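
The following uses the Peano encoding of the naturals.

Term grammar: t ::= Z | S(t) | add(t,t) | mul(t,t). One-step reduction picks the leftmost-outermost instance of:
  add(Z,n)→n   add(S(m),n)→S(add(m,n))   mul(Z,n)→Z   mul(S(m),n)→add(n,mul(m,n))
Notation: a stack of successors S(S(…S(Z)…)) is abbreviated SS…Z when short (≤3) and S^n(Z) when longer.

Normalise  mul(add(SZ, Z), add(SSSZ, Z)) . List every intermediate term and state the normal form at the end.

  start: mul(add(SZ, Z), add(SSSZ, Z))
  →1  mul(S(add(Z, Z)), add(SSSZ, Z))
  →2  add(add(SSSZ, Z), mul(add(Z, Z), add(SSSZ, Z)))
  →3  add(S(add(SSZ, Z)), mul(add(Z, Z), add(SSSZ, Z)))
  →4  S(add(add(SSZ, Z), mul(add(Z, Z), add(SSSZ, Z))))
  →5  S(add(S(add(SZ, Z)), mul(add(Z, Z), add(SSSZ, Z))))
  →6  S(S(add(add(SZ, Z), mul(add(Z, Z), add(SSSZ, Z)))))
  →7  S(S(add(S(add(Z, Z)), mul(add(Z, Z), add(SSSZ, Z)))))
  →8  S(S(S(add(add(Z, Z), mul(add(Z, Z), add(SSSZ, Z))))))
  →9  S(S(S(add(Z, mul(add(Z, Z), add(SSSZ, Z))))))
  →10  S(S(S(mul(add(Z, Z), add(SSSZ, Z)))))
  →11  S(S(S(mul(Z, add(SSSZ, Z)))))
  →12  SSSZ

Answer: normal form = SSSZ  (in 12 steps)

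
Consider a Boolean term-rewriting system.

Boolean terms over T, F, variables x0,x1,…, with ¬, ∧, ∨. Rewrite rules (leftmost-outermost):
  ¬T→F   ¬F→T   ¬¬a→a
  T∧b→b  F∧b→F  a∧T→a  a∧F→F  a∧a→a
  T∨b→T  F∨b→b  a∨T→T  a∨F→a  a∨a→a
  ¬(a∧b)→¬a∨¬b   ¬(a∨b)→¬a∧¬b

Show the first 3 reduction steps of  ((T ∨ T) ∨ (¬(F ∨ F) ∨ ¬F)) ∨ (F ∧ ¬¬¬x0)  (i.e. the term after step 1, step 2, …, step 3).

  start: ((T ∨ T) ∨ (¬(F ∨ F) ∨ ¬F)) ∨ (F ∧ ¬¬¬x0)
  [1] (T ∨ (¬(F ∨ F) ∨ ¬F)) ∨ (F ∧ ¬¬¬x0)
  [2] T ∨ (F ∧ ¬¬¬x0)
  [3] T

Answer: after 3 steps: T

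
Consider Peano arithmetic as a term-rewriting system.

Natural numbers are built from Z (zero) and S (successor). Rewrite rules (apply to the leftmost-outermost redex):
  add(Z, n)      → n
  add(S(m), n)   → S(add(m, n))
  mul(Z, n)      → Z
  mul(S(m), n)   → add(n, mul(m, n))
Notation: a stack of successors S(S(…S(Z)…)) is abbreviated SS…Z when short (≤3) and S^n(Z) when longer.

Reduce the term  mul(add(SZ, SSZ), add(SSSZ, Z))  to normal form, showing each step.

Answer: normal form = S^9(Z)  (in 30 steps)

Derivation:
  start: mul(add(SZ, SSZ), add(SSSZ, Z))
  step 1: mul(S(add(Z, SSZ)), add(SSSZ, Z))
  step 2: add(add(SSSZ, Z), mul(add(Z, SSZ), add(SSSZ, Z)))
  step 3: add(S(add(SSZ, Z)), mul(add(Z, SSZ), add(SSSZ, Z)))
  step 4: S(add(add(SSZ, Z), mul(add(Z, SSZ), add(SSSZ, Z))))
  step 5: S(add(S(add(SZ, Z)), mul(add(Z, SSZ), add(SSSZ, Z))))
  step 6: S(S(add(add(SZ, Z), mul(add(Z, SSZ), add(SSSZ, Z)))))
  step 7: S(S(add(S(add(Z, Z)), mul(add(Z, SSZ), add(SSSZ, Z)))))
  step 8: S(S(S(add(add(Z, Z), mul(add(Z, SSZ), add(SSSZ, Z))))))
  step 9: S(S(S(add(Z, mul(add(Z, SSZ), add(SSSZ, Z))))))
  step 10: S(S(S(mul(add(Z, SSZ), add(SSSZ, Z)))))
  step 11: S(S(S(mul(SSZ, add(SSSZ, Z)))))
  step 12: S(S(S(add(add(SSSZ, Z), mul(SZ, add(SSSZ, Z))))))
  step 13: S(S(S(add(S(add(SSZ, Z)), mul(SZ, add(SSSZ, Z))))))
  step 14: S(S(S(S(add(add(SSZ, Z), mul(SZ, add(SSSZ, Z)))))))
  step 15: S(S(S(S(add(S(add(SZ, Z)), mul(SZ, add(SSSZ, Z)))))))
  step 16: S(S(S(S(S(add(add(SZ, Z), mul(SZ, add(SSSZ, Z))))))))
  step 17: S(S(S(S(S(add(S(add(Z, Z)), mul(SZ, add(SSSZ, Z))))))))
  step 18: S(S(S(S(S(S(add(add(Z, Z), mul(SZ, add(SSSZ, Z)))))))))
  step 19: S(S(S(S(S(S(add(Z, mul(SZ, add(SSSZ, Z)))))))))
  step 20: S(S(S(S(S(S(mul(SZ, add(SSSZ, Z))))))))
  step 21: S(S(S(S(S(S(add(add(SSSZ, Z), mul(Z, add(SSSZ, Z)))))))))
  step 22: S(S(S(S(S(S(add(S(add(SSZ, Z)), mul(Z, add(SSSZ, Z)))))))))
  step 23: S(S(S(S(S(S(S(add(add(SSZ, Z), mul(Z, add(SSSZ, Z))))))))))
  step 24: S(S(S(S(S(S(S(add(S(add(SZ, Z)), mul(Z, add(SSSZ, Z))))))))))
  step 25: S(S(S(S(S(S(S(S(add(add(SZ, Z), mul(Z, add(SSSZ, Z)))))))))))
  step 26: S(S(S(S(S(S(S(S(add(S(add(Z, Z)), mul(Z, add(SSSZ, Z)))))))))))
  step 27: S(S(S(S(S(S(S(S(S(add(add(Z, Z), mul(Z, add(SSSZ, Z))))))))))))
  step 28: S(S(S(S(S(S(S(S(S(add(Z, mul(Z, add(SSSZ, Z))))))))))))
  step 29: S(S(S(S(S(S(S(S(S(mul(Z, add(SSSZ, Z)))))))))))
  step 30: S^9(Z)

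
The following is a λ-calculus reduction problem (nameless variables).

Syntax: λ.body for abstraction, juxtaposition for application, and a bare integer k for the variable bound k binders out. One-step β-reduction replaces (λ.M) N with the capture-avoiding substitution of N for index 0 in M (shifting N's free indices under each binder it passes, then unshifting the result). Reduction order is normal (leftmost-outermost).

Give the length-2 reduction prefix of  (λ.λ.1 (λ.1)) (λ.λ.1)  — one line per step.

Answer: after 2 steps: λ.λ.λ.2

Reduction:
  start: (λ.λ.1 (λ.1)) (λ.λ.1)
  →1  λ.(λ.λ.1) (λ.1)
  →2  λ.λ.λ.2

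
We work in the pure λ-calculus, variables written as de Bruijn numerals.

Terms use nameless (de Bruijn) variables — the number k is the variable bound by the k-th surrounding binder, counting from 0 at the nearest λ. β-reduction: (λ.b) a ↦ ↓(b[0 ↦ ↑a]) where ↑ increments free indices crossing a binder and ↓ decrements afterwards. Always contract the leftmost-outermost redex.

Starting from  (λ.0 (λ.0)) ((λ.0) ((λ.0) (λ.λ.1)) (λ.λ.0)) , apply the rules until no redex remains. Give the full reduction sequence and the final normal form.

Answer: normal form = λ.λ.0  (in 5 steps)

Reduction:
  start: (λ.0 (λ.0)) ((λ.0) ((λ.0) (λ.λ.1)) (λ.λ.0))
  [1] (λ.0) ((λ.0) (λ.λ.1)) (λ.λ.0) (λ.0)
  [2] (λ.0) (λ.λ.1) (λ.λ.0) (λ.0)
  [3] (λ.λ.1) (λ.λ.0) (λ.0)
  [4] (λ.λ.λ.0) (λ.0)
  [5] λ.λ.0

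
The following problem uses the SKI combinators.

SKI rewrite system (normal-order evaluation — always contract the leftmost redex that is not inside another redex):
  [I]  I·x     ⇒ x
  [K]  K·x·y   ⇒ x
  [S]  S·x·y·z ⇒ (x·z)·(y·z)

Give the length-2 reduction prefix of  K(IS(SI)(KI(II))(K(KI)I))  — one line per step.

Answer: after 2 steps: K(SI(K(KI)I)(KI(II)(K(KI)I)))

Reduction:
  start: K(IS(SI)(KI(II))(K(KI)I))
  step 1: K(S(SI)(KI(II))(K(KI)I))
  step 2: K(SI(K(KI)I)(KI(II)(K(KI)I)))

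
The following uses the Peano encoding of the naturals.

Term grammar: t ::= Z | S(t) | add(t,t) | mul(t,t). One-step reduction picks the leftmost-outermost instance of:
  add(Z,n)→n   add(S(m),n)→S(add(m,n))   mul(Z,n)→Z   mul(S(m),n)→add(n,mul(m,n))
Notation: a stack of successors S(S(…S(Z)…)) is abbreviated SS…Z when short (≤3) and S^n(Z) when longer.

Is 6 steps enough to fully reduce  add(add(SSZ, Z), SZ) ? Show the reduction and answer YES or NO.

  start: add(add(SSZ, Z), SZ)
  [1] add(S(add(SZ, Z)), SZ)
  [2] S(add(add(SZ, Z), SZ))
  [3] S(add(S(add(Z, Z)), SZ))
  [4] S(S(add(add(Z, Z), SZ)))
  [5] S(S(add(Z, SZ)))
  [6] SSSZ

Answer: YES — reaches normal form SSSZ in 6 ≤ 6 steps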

========

# Task instructions
All lines from the one containing "final normal form." through the final line of the listing above are to be reproduced exactly; include both and add nothing.

# Solution for this problem
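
Starting from  (λ.0 (λ.0)) ((λ.0) ((λ.0) (λ.λ.1)) (λ.λ.0)) , apply the rules until no redex remains. Give the full reduction sequence and the final normal form.

Answer: normal form = λ.λ.0  (in 5 steps)

Reduction:
  start: (λ.0 (λ.0)) ((λ.0) ((λ.0) (λ.λ.1)) (λ.λ.0))
  [1] (λ.0) ((λ.0) (λ.λ.1)) (λ.λ.0) (λ.0)
  [2] (λ.0) (λ.λ.1) (λ.λ.0) (λ.0)
  [3] (λ.λ.1) (λ.λ.0) (λ.0)
  [4] (λ.λ.λ.0) (λ.0)
  [5] λ.λ.0

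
The following problem uses the SKI combinators.

SKI rewrite system (normal-order evaluation — always contract the leftmost redex that is not inside another redex):
  [I]  I·x     ⇒ x
  [K]  K·x·y   ⇒ x
  [S]  S·x·y·z ⇒ (x·z)·(y·z)

Give the length-2 reduction prefix of  K(IS(SI)(KI(II))(K(KI)I))  — one line per step.

Answer: after 2 steps: K(SI(K(KI)I)(KI(II)(K(KI)I)))

Reduction:
  start: K(IS(SI)(KI(II))(K(KI)I))
  step 1: K(S(SI)(KI(II))(K(KI)I))
  step 2: K(SI(K(KI)I)(KI(II)(K(KI)I)))

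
The following uses the Peano encoding of the naturals.

Term grammar: t ::= Z | S(t) | add(t,t) | mul(t,t). One-step reduction picks the leftmost-outermost instance of:
  add(Z,n)→n   add(S(m),n)→S(add(m,n))   mul(Z,n)→Z   mul(S(m),n)→add(n,mul(m,n))
Notation: a stack of successors S(S(…S(Z)…)) is abbreviated SS…Z when short (≤3) and S^n(Z) when longer.

Is 6 steps enough to fully reduce  add(add(SSZ, Z), SZ) ? Show the reduction and answer YES or NO.

  start: add(add(SSZ, Z), SZ)
  [1] add(S(add(SZ, Z)), SZ)
  [2] S(add(add(SZ, Z), SZ))
  [3] S(add(S(add(Z, Z)), SZ))
  [4] S(S(add(add(Z, Z), SZ)))
  [5] S(S(add(Z, SZ)))
  [6] SSSZ

Answer: YES — reaches normal form SSSZ in 6 ≤ 6 steps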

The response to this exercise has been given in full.